Emit an exact copy of the lines running from the start of the records to the line containing "5 1 0 3 2 4 6", both included.

### Data supplied

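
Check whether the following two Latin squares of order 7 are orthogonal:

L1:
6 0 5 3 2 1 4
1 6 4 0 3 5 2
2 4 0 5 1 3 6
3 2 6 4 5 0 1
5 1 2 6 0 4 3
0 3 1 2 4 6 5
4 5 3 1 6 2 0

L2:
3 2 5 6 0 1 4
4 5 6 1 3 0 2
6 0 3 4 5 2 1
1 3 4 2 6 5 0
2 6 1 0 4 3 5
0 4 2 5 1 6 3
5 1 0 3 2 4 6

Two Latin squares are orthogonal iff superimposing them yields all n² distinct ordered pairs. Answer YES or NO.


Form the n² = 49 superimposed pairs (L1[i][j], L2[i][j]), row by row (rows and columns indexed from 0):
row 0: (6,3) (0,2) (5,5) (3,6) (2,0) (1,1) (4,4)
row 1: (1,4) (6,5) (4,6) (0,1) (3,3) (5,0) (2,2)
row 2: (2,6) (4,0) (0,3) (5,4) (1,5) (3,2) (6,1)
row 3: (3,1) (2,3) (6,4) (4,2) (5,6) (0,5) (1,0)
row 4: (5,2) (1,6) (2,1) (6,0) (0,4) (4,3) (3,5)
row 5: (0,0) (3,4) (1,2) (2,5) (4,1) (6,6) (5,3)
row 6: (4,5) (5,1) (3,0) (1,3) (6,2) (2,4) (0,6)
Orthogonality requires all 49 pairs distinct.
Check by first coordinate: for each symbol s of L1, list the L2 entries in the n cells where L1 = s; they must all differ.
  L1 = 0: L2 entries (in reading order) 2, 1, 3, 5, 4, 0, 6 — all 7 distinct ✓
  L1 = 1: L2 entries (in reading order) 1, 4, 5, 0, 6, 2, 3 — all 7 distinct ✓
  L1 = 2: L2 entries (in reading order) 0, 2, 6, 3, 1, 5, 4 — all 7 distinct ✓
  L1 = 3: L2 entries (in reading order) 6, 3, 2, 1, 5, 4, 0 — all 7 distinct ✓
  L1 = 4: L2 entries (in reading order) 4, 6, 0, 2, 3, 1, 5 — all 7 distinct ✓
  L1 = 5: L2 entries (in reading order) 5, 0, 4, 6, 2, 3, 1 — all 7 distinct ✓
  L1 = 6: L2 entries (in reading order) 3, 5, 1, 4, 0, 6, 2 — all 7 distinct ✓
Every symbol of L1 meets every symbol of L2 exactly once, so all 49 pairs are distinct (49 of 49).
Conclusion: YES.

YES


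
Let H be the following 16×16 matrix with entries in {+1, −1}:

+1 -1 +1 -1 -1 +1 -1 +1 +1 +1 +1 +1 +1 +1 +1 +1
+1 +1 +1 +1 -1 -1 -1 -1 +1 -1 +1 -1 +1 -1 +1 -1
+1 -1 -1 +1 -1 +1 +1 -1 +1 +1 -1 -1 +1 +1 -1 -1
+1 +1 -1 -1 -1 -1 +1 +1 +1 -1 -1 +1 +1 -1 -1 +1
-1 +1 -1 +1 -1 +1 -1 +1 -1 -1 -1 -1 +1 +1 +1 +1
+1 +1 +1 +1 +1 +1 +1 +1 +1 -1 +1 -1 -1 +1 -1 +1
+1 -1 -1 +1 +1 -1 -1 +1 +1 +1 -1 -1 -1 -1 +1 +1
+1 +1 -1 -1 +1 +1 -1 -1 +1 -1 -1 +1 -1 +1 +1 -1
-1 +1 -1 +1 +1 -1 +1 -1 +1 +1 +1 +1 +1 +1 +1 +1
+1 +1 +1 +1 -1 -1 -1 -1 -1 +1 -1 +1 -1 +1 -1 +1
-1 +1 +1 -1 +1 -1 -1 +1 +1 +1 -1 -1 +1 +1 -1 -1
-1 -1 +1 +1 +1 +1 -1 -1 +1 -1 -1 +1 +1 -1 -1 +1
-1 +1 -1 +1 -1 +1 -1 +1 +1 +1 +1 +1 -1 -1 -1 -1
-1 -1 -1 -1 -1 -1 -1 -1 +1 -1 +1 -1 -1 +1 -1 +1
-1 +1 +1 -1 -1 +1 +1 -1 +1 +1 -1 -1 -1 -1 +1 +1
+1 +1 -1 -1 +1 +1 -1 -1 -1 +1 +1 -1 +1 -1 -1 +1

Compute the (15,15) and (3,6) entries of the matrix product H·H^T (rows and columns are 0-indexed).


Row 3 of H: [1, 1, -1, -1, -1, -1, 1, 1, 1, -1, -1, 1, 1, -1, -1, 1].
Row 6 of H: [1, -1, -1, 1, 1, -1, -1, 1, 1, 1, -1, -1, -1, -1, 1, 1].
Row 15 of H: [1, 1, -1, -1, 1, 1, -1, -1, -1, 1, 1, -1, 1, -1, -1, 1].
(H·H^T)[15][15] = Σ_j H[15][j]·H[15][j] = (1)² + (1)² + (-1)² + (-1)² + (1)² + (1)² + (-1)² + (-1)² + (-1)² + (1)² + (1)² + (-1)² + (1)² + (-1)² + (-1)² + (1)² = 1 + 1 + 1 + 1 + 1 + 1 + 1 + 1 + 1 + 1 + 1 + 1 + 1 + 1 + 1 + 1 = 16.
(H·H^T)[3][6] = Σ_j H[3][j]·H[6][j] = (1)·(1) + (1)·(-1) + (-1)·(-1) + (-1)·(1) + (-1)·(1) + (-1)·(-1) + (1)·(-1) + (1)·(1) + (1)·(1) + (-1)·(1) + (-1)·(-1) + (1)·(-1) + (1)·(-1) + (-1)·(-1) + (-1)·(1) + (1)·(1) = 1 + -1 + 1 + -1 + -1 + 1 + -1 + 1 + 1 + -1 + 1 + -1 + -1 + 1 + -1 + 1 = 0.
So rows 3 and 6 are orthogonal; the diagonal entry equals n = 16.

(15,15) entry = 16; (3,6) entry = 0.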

######

Answer to the exercise:
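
Check whether the following two Latin squares of order 7 are orthogonal:

L1:
6 0 5 3 2 1 4
1 6 4 0 3 5 2
2 4 0 5 1 3 6
3 2 6 4 5 0 1
5 1 2 6 0 4 3
0 3 1 2 4 6 5
4 5 3 1 6 2 0

L2:
3 2 5 6 0 1 4
4 5 6 1 3 0 2
6 0 3 4 5 2 1
1 3 4 2 6 5 0
2 6 1 0 4 3 5
0 4 2 5 1 6 3
5 1 0 3 2 4 6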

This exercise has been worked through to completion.